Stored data
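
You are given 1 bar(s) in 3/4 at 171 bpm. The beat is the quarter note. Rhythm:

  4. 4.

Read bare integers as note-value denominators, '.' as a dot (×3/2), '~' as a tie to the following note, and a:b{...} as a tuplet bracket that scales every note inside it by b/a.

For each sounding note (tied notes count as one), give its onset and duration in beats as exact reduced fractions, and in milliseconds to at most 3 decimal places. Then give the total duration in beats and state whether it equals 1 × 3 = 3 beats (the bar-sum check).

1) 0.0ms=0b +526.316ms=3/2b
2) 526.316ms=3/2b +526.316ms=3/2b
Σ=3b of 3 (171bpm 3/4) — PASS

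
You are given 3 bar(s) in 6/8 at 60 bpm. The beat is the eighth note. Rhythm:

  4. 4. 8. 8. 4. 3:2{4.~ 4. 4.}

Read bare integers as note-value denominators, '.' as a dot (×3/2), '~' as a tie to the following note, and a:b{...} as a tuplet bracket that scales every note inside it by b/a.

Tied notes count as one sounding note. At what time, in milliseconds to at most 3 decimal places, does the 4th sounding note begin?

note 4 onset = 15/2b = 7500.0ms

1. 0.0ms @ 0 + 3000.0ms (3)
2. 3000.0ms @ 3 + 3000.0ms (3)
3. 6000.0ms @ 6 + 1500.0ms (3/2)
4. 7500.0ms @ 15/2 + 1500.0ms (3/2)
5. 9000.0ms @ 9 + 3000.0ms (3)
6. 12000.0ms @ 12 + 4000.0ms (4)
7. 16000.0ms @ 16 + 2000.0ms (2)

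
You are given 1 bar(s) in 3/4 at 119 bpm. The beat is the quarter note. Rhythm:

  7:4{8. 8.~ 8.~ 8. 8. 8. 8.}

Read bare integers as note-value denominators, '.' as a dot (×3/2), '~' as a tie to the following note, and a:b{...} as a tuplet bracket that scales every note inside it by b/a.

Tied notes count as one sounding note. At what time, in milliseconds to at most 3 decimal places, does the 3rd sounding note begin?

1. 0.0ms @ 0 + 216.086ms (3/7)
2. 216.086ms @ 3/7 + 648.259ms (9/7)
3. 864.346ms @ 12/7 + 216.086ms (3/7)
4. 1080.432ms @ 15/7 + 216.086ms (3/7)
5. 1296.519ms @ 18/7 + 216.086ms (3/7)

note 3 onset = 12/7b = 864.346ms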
==
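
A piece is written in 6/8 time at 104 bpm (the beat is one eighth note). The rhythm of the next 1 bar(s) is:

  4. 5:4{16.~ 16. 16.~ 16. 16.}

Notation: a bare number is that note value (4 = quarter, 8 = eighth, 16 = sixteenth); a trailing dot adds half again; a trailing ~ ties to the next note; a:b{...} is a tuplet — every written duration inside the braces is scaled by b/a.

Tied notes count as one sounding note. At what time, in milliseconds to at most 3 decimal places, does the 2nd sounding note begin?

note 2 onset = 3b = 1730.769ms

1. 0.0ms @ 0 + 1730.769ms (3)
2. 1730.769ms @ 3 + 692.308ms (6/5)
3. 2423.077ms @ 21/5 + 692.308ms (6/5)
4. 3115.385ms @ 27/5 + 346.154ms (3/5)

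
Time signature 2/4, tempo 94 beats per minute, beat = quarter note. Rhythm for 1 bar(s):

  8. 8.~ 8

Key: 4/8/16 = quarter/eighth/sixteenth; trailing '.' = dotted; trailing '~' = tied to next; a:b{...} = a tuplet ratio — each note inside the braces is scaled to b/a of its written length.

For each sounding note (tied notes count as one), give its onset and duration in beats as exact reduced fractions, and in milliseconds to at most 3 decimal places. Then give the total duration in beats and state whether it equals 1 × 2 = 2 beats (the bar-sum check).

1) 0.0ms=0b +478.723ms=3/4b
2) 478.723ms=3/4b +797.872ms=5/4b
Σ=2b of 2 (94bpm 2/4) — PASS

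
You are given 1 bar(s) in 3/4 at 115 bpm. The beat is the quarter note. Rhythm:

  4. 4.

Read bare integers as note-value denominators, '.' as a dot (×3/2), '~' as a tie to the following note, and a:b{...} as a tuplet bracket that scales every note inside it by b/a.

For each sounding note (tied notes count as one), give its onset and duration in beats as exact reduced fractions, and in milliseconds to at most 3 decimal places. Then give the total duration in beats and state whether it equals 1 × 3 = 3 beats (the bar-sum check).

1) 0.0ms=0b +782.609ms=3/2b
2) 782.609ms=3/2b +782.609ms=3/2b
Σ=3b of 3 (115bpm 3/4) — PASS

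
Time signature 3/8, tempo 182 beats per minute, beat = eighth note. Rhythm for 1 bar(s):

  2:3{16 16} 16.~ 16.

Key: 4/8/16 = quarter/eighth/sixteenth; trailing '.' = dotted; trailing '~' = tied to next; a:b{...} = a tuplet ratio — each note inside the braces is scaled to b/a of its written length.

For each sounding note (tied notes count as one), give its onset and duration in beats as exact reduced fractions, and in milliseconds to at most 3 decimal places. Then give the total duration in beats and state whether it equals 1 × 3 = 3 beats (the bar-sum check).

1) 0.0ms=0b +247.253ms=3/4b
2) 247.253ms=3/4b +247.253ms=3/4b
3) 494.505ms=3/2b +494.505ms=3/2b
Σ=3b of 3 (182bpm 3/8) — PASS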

_Brief_: Every line of the records above where the string "given" is found should be copied.

_Exercise answer_:
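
You are given 1 bar(s) in 3/4 at 171 bpm. The beat is the quarter note. Rhythm:
You are given 3 bar(s) in 6/8 at 60 bpm. The beat is the eighth note. Rhythm:
You are given 1 bar(s) in 3/4 at 119 bpm. The beat is the quarter note. Rhythm:
You are given 1 bar(s) in 3/4 at 115 bpm. The beat is the quarter note. Rhythm: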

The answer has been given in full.